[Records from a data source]
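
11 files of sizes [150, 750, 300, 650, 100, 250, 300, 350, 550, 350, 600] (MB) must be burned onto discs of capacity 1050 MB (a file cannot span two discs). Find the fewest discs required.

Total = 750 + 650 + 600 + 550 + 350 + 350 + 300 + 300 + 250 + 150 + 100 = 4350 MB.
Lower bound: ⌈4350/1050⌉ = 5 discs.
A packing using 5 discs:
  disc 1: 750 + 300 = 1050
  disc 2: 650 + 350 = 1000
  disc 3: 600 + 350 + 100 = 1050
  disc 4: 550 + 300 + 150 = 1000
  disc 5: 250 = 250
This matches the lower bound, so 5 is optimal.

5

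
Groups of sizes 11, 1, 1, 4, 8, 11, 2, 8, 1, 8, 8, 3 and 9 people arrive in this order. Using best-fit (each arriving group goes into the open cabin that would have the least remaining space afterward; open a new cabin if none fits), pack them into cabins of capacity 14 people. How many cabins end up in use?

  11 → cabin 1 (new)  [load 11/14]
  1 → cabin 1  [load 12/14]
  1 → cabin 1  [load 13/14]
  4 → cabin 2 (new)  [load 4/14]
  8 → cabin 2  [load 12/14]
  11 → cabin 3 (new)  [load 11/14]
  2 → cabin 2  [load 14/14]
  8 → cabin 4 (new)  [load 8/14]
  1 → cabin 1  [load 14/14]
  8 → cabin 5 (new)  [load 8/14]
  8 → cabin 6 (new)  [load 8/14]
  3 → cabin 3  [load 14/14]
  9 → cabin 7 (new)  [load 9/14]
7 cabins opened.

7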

AIM OF THE EXERCISE:
Could you reproduce all of the entries above exactly?

ANSWER TO THIS TASK:
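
11 files of sizes [150, 750, 300, 650, 100, 250, 300, 350, 550, 350, 600] (MB) must be burned onto discs of capacity 1050 MB (a file cannot span two discs). Find the fewest discs required.

Total = 750 + 650 + 600 + 550 + 350 + 350 + 300 + 300 + 250 + 150 + 100 = 4350 MB.
Lower bound: ⌈4350/1050⌉ = 5 discs.
A packing using 5 discs:
  disc 1: 750 + 300 = 1050
  disc 2: 650 + 350 = 1000
  disc 3: 600 + 350 + 100 = 1050
  disc 4: 550 + 300 + 150 = 1000
  disc 5: 250 = 250
This matches the lower bound, so 5 is optimal.

5

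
Groups of sizes 11, 1, 1, 4, 8, 11, 2, 8, 1, 8, 8, 3 and 9 people arrive in this order. Using best-fit (each arriving group goes into the open cabin that would have the least remaining space afterward; open a new cabin if none fits), pack them into cabins of capacity 14 people. How many cabins end up in use?

  11 → cabin 1 (new)  [load 11/14]
  1 → cabin 1  [load 12/14]
  1 → cabin 1  [load 13/14]
  4 → cabin 2 (new)  [load 4/14]
  8 → cabin 2  [load 12/14]
  11 → cabin 3 (new)  [load 11/14]
  2 → cabin 2  [load 14/14]
  8 → cabin 4 (new)  [load 8/14]
  1 → cabin 1  [load 14/14]
  8 → cabin 5 (new)  [load 8/14]
  8 → cabin 6 (new)  [load 8/14]
  3 → cabin 3  [load 14/14]
  9 → cabin 7 (new)  [load 9/14]
7 cabins opened.

7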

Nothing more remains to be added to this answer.